Data records:
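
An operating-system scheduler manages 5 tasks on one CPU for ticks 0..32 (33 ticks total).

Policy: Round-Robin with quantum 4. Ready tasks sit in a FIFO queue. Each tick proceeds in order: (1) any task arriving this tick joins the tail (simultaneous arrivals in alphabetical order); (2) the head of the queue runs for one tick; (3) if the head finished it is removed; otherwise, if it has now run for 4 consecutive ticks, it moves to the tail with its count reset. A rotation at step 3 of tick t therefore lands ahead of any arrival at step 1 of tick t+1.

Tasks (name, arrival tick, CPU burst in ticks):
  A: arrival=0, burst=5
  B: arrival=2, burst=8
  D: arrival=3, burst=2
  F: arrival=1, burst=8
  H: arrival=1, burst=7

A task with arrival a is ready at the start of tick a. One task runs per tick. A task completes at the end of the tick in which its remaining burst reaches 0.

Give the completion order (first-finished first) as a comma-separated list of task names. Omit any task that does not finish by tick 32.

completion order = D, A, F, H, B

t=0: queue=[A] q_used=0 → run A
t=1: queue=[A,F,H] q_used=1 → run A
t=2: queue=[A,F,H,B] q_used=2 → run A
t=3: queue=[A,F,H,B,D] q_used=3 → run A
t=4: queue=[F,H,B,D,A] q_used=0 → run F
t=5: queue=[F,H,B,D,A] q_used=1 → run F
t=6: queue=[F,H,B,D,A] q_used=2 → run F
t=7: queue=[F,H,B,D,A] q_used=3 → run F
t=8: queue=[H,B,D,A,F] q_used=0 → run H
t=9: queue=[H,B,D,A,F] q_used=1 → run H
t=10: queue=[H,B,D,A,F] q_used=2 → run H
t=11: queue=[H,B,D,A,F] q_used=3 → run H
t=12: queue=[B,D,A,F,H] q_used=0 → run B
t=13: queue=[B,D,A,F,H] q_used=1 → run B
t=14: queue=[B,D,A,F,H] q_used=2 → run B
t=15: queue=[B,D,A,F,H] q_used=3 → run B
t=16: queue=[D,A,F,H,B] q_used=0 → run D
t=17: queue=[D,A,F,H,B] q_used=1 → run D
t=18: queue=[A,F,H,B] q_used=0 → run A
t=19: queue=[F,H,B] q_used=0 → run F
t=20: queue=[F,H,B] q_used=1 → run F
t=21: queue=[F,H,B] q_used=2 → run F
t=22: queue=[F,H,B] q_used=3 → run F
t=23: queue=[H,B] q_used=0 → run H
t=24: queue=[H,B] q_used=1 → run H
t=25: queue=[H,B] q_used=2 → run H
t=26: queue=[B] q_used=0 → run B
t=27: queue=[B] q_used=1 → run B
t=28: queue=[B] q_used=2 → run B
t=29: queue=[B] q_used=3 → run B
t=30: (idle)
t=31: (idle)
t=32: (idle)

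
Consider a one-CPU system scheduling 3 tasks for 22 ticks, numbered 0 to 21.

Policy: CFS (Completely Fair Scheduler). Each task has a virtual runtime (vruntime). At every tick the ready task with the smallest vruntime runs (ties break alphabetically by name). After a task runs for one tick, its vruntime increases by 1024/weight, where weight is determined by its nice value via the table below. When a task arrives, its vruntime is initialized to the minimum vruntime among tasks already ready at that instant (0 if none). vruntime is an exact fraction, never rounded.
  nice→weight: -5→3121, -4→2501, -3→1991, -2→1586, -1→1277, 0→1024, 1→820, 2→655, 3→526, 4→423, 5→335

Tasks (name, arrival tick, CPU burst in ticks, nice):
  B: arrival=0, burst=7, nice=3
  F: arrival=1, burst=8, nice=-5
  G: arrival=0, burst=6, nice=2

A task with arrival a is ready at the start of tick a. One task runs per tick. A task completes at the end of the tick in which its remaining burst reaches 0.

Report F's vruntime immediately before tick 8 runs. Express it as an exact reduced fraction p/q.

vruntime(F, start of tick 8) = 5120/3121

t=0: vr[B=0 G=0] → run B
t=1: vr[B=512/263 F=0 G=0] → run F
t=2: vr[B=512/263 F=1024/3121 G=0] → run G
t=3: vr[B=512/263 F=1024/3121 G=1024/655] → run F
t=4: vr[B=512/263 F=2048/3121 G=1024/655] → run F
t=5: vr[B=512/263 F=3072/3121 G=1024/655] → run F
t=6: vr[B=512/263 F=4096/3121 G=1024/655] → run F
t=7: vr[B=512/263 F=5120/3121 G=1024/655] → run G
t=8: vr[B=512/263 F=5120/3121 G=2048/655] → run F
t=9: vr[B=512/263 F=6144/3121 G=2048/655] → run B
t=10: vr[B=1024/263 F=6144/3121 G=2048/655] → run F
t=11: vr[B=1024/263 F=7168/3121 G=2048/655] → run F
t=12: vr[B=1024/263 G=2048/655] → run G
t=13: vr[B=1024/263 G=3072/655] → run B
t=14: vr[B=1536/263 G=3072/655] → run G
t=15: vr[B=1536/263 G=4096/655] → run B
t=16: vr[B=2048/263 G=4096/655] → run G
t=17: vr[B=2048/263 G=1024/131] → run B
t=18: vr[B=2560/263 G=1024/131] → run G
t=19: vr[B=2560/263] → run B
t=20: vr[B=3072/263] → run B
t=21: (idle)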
...
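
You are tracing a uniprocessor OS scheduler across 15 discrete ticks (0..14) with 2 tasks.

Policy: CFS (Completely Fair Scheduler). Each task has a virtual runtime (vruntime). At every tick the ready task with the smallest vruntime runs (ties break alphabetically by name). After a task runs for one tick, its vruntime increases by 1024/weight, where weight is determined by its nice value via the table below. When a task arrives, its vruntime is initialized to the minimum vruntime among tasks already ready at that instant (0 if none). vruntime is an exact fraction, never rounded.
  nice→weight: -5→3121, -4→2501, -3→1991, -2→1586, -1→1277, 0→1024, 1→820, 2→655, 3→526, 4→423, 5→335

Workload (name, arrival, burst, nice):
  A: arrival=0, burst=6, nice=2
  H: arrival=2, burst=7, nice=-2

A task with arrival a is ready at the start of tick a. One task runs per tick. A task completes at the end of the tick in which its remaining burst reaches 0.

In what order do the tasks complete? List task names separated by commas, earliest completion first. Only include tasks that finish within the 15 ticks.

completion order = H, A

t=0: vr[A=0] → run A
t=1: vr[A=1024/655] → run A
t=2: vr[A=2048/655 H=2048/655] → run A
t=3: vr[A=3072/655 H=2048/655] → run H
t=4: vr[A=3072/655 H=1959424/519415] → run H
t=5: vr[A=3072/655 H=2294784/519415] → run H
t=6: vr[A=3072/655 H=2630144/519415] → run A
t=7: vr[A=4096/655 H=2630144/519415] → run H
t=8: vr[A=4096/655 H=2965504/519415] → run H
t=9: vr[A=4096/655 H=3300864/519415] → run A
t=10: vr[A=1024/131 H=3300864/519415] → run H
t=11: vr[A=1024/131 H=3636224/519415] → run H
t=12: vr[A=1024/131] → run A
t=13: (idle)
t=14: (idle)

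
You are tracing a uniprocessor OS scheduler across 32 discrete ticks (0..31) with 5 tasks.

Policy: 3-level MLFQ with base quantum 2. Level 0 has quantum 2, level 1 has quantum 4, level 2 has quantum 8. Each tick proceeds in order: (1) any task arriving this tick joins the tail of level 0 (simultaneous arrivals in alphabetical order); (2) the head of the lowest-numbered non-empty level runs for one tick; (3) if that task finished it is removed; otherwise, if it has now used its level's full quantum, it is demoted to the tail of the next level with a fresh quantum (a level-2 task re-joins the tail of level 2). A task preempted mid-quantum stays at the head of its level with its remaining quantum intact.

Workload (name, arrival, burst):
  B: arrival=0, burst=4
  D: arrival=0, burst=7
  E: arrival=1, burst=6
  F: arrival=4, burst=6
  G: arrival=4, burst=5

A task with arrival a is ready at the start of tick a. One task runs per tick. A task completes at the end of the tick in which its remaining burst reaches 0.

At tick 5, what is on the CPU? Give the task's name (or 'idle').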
==
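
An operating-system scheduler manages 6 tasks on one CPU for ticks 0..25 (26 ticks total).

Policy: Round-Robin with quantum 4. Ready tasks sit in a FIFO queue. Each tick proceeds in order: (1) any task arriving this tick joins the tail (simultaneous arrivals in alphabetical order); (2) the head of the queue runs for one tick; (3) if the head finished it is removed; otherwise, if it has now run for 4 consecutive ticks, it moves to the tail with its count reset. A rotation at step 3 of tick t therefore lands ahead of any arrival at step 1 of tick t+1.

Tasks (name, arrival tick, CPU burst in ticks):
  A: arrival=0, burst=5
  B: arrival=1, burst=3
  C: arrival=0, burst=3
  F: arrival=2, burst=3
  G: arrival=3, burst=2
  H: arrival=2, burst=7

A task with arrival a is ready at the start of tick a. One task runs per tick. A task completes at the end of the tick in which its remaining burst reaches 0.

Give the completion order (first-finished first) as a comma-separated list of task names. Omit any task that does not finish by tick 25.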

Activity: What you return must be the lines above that run from the line with "F: arrival=2, burst=3" to the line with "by tick 25.", inclusive, each copied exactly.

Result of the task:
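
  F: arrival=2, burst=3
  G: arrival=3, burst=2
  H: arrival=2, burst=7

A task with arrival a is ready at the start of tick a. One task runs per tick. A task completes at the end of the tick in which its remaining burst reaches 0.

Give the completion order (first-finished first) as a comma-separated list of task names. Omit any task that does not finish by tick 25.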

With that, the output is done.